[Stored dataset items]

----------

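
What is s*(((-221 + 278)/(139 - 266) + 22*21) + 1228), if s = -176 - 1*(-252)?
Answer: 16307548/127 ≈ 1.2841e+5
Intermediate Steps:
s = 76 (s = -176 + 252 = 76)
s*(((-221 + 278)/(139 - 266) + 22*21) + 1228) = 76*(((-221 + 278)/(139 - 266) + 22*21) + 1228) = 76*((57/(-127) + 462) + 1228) = 76*((57*(-1/127) + 462) + 1228) = 76*((-57/127 + 462) + 1228) = 76*(58617/127 + 1228) = 76*(214573/127) = 16307548/127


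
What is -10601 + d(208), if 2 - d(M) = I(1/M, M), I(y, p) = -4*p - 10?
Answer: -9757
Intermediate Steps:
I(y, p) = -10 - 4*p
d(M) = 12 + 4*M (d(M) = 2 - (-10 - 4*M) = 2 + (10 + 4*M) = 12 + 4*M)
-10601 + d(208) = -10601 + (12 + 4*208) = -10601 + (12 + 832) = -10601 + 844 = -9757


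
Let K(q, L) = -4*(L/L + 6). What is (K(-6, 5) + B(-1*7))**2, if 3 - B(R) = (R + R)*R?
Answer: 15129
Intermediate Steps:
B(R) = 3 - 2*R**2 (B(R) = 3 - (R + R)*R = 3 - 2*R*R = 3 - 2*R**2)
K(q, L) = -28 (K(q, L) = -4*(1 + 6) = -4*7 = -28)
(K(-6, 5) + B(-1*7))**2 = (-28 + (3 - 2*(-1*7)**2))**2 = (-28 + (3 - 2*(-7)**2))**2 = (-28 + (3 - 2*49))**2 = (-28 + (3 - 98))**2 = (-28 - 95)**2 = (-123)**2 = 15129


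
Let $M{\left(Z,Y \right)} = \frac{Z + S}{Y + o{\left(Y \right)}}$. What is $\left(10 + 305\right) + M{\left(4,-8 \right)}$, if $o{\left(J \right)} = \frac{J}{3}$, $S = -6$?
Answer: $\frac{5043}{16} \approx 315.19$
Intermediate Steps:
$o{\left(J \right)} = \frac{J}{3}$ ($o{\left(J \right)} = J \frac{1}{3} = \frac{J}{3}$)
$M{\left(Z,Y \right)} = \frac{3 \left(-6 + Z\right)}{4 Y}$ ($M{\left(Z,Y \right)} = \frac{Z - 6}{Y + \frac{Y}{3}} = \frac{-6 + Z}{\frac{4}{3} Y} = \left(-6 + Z\right) \frac{3}{4 Y} = \frac{3 \left(-6 + Z\right)}{4 Y}$)
$\left(10 + 305\right) + M{\left(4,-8 \right)} = \left(10 + 305\right) + \frac{3 \left(-6 + 4\right)}{4 \left(-8\right)} = 315 + \frac{3}{4} \left(- \frac{1}{8}\right) \left(-2\right) = 315 + \frac{3}{16} = \frac{5043}{16}$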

----------

** Work to complete **
When a line of the records includes "What", that line belongs in the answer.

** Task result **
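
What is s*(((-221 + 278)/(139 - 266) + 22*21) + 1228), if s = -176 - 1*(-252)?
What is -10601 + d(208), if 2 - d(M) = I(1/M, M), I(y, p) = -4*p - 10?
Let K(q, L) = -4*(L/L + 6). What is (K(-6, 5) + B(-1*7))**2, if 3 - B(R) = (R + R)*R?
Let $M{\left(Z,Y \right)} = \frac{Z + S}{Y + o{\left(Y \right)}}$. What is $\left(10 + 305\right) + M{\left(4,-8 \right)}$, if $o{\left(J \right)} = \frac{J}{3}$, $S = -6$?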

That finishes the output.